● **DIRECTIONS FOR THIS TASK**:
Report back every line below that carries the word "office".

• • • • •

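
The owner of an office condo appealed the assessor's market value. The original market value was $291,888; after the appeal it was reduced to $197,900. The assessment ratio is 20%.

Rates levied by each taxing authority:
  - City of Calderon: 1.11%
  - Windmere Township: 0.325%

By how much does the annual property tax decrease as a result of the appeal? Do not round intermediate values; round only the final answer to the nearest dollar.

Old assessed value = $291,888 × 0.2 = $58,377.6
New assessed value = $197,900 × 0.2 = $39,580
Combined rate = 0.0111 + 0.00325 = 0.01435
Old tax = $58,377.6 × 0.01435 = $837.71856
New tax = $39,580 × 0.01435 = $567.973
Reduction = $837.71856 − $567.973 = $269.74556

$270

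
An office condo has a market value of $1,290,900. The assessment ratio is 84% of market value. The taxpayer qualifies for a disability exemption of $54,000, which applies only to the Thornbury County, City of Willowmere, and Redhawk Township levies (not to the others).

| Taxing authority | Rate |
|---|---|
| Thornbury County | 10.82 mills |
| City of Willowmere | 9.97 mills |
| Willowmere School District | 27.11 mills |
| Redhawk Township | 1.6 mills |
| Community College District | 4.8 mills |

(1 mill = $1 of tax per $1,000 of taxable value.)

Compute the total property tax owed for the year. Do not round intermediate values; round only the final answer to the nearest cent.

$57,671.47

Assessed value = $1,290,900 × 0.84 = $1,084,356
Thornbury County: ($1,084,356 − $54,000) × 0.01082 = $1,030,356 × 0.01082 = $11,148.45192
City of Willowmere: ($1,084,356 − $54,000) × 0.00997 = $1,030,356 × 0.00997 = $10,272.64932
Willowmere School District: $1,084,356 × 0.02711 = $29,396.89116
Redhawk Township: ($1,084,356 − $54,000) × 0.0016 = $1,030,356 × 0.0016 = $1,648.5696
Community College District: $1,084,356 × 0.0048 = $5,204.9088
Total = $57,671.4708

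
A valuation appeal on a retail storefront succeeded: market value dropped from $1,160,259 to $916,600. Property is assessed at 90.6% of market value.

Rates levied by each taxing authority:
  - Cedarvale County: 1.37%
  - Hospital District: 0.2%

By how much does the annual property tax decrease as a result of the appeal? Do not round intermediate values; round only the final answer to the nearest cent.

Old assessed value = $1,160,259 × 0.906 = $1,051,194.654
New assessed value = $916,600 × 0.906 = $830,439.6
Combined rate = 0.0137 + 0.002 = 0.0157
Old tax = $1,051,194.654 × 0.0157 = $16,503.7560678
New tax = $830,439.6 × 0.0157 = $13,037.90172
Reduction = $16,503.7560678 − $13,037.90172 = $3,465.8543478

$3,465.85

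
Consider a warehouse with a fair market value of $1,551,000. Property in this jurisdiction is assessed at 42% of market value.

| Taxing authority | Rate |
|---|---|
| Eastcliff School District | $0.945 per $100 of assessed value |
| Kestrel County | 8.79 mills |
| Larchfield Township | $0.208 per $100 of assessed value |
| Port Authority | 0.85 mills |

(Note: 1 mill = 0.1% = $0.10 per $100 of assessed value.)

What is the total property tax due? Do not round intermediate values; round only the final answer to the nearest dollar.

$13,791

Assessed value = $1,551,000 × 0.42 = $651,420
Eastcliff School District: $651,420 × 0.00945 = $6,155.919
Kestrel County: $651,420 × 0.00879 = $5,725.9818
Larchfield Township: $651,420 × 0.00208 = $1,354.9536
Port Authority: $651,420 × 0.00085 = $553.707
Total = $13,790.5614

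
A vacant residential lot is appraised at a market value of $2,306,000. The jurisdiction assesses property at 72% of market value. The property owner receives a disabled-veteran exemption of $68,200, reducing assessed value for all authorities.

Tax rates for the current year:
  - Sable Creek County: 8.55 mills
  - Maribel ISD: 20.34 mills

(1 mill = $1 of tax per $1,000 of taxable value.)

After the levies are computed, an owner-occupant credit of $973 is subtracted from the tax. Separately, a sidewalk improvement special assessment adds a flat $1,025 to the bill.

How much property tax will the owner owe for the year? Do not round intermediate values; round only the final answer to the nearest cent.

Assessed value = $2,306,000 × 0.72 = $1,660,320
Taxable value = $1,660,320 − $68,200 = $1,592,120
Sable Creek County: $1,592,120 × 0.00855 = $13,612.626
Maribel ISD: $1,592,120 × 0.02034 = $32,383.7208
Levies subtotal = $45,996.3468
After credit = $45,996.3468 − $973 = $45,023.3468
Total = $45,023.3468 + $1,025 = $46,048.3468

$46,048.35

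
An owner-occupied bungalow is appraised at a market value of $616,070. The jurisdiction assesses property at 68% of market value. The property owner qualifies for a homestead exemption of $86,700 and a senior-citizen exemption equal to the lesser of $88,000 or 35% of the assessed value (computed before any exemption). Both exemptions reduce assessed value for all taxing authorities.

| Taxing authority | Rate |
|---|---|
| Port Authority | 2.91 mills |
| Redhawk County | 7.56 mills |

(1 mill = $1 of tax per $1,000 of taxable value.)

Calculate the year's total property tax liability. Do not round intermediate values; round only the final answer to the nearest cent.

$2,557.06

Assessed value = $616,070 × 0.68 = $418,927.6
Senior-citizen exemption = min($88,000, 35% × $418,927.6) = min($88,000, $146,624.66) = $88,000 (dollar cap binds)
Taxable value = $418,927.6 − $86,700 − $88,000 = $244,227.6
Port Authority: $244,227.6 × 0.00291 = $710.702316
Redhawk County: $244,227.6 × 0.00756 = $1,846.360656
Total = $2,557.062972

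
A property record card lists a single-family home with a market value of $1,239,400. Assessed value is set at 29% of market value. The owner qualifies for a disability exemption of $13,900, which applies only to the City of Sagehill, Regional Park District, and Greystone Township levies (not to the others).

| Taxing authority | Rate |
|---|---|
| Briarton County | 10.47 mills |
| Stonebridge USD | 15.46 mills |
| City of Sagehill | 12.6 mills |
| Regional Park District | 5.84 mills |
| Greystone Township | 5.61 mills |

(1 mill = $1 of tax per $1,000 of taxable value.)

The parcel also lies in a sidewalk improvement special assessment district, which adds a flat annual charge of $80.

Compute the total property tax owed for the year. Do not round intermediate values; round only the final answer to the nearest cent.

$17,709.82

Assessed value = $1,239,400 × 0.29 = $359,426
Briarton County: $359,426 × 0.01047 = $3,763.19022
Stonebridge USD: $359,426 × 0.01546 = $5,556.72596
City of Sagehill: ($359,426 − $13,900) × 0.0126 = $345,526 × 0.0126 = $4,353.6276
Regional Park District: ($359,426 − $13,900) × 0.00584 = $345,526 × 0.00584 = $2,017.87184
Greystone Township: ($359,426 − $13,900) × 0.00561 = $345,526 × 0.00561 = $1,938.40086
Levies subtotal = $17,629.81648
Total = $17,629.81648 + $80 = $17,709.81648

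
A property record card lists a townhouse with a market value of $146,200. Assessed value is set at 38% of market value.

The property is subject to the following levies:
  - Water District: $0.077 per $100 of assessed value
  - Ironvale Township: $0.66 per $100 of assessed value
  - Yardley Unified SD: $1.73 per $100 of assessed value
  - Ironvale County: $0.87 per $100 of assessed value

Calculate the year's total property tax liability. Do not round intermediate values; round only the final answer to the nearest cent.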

• • • • •

● **OUTPUT**:
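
The owner of an office condo appealed the assessor's market value. The original market value was $291,888; after the appeal it was reduced to $197,900. The assessment ratio is 20%.
An office condo has a market value of $1,290,900. The assessment ratio is 84% of market value. The taxpayer qualifies for a disability exemption of $54,000, which applies only to the Thornbury County, City of Willowmere, and Redhawk Township levies (not to the others).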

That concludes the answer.